- WORK REQUIRED
When you find the word "What" in a line of the entries, please copy the whole line.

TASK INPUTS Start Marker

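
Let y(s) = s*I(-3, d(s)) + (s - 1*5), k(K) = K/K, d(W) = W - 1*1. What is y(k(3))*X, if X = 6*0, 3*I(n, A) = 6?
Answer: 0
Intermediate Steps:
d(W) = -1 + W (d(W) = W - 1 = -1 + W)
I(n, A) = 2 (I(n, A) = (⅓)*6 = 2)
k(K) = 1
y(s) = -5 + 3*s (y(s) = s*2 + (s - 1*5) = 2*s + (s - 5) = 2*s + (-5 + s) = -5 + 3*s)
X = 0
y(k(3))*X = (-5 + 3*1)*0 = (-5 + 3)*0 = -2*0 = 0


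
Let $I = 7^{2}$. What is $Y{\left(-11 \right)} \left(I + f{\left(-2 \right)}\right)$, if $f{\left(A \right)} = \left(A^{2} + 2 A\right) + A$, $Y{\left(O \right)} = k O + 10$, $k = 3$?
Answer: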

TASK INPUTS End Marker
TASK INPUTS Start Marker

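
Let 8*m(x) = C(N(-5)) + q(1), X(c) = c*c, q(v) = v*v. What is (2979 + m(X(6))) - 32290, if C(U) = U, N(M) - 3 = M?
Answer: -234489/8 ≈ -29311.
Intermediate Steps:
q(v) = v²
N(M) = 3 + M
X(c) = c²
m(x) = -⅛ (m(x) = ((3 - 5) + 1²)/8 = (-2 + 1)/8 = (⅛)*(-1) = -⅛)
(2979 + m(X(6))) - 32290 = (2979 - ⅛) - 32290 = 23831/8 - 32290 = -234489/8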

TASK INPUTS End Marker

- WRITTEN REPLY
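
Let y(s) = s*I(-3, d(s)) + (s - 1*5), k(K) = K/K, d(W) = W - 1*1. What is y(k(3))*X, if X = 6*0, 3*I(n, A) = 6?
Let $I = 7^{2}$. What is $Y{\left(-11 \right)} \left(I + f{\left(-2 \right)}\right)$, if $f{\left(A \right)} = \left(A^{2} + 2 A\right) + A$, $Y{\left(O \right)} = k O + 10$, $k = 3$?
Let 8*m(x) = C(N(-5)) + q(1), X(c) = c*c, q(v) = v*v. What is (2979 + m(X(6))) - 32290, if C(U) = U, N(M) - 3 = M?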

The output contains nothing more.